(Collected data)
+--

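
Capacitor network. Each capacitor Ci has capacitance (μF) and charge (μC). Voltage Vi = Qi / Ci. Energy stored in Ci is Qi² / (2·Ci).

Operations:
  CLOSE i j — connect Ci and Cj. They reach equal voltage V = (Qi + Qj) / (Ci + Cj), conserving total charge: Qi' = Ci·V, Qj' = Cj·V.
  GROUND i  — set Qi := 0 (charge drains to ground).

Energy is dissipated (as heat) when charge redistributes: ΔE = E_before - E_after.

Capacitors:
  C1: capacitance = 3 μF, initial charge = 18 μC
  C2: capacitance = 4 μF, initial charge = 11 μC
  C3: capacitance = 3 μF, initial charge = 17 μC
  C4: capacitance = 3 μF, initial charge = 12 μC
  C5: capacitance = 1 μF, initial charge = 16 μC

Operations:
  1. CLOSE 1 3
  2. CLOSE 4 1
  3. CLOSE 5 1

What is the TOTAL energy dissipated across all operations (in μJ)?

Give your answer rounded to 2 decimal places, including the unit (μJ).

Answer: 48.67 μJ

Derivation:
Initial: C1(3μF, Q=18μC, V=6.00V), C2(4μF, Q=11μC, V=2.75V), C3(3μF, Q=17μC, V=5.67V), C4(3μF, Q=12μC, V=4.00V), C5(1μF, Q=16μC, V=16.00V)
Op 1: CLOSE 1-3: Q_total=35.00, C_total=6.00, V=5.83; Q1=17.50, Q3=17.50; dissipated=0.083
Op 2: CLOSE 4-1: Q_total=29.50, C_total=6.00, V=4.92; Q4=14.75, Q1=14.75; dissipated=2.521
Op 3: CLOSE 5-1: Q_total=30.75, C_total=4.00, V=7.69; Q5=7.69, Q1=23.06; dissipated=46.065
Total dissipated: 48.669 μJ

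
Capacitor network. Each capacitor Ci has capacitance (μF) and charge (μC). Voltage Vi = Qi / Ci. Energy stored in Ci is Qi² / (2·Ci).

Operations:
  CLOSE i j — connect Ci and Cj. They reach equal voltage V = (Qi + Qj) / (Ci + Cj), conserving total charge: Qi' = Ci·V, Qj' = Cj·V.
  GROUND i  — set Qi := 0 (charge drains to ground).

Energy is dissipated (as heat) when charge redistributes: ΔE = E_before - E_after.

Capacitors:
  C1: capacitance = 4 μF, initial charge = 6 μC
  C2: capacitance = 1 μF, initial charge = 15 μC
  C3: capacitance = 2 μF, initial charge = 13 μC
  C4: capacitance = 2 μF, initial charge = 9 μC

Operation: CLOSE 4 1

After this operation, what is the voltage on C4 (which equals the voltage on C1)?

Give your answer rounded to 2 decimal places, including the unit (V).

Initial: C1(4μF, Q=6μC, V=1.50V), C2(1μF, Q=15μC, V=15.00V), C3(2μF, Q=13μC, V=6.50V), C4(2μF, Q=9μC, V=4.50V)
Op 1: CLOSE 4-1: Q_total=15.00, C_total=6.00, V=2.50; Q4=5.00, Q1=10.00; dissipated=6.000

Answer: 2.50 V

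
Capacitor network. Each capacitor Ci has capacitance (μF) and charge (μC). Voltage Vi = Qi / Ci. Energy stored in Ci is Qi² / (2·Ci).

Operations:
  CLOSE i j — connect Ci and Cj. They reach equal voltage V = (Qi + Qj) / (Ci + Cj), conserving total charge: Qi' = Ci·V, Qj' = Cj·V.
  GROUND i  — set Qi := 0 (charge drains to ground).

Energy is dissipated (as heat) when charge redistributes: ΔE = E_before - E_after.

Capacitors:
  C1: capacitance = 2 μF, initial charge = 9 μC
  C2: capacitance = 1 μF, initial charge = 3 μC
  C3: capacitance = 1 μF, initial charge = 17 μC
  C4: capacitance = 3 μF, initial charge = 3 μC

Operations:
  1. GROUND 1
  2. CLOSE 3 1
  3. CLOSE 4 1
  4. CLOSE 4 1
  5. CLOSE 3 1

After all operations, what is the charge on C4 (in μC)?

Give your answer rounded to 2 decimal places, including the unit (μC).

Answer: 8.60 μC

Derivation:
Initial: C1(2μF, Q=9μC, V=4.50V), C2(1μF, Q=3μC, V=3.00V), C3(1μF, Q=17μC, V=17.00V), C4(3μF, Q=3μC, V=1.00V)
Op 1: GROUND 1: Q1=0; energy lost=20.250
Op 2: CLOSE 3-1: Q_total=17.00, C_total=3.00, V=5.67; Q3=5.67, Q1=11.33; dissipated=96.333
Op 3: CLOSE 4-1: Q_total=14.33, C_total=5.00, V=2.87; Q4=8.60, Q1=5.73; dissipated=13.067
Op 4: CLOSE 4-1: Q_total=14.33, C_total=5.00, V=2.87; Q4=8.60, Q1=5.73; dissipated=0.000
Op 5: CLOSE 3-1: Q_total=11.40, C_total=3.00, V=3.80; Q3=3.80, Q1=7.60; dissipated=2.613
Final charges: Q1=7.60, Q2=3.00, Q3=3.80, Q4=8.60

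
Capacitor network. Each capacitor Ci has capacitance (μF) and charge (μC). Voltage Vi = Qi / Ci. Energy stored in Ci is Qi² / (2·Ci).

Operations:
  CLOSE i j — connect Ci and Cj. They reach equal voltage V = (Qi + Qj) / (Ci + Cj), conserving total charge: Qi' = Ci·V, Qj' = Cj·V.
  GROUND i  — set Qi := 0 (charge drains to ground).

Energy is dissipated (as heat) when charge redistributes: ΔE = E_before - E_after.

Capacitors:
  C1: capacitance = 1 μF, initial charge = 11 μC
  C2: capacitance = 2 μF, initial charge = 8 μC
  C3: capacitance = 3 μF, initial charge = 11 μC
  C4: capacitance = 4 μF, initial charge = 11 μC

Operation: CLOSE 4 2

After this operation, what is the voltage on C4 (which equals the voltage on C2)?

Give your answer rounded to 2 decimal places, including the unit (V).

Answer: 3.17 V

Derivation:
Initial: C1(1μF, Q=11μC, V=11.00V), C2(2μF, Q=8μC, V=4.00V), C3(3μF, Q=11μC, V=3.67V), C4(4μF, Q=11μC, V=2.75V)
Op 1: CLOSE 4-2: Q_total=19.00, C_total=6.00, V=3.17; Q4=12.67, Q2=6.33; dissipated=1.042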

+--

Your answer should consist only of the lines above between the line holding "4. CLOSE 4 1" and the line holding "C3: capacitance = 3 μF, initial charge = 11", inclusive, each transcribed exactly.

### Written solution
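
  4. CLOSE 4 1
  5. CLOSE 3 1

After all operations, what is the charge on C4 (in μC)?

Give your answer rounded to 2 decimal places, including the unit (μC).

Answer: 8.60 μC

Derivation:
Initial: C1(2μF, Q=9μC, V=4.50V), C2(1μF, Q=3μC, V=3.00V), C3(1μF, Q=17μC, V=17.00V), C4(3μF, Q=3μC, V=1.00V)
Op 1: GROUND 1: Q1=0; energy lost=20.250
Op 2: CLOSE 3-1: Q_total=17.00, C_total=3.00, V=5.67; Q3=5.67, Q1=11.33; dissipated=96.333
Op 3: CLOSE 4-1: Q_total=14.33, C_total=5.00, V=2.87; Q4=8.60, Q1=5.73; dissipated=13.067
Op 4: CLOSE 4-1: Q_total=14.33, C_total=5.00, V=2.87; Q4=8.60, Q1=5.73; dissipated=0.000
Op 5: CLOSE 3-1: Q_total=11.40, C_total=3.00, V=3.80; Q3=3.80, Q1=7.60; dissipated=2.613
Final charges: Q1=7.60, Q2=3.00, Q3=3.80, Q4=8.60

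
Capacitor network. Each capacitor Ci has capacitance (μF) and charge (μC). Voltage Vi = Qi / Ci. Energy stored in Ci is Qi² / (2·Ci).

Operations:
  CLOSE i j — connect Ci and Cj. They reach equal voltage V = (Qi + Qj) / (Ci + Cj), conserving total charge: Qi' = Ci·V, Qj' = Cj·V.
  GROUND i  — set Qi := 0 (charge drains to ground).

Energy is dissipated (as heat) when charge redistributes: ΔE = E_before - E_after.

Capacitors:
  C1: capacitance = 1 μF, initial charge = 11 μC
  C2: capacitance = 2 μF, initial charge = 8 μC
  C3: capacitance = 3 μF, initial charge = 11 μC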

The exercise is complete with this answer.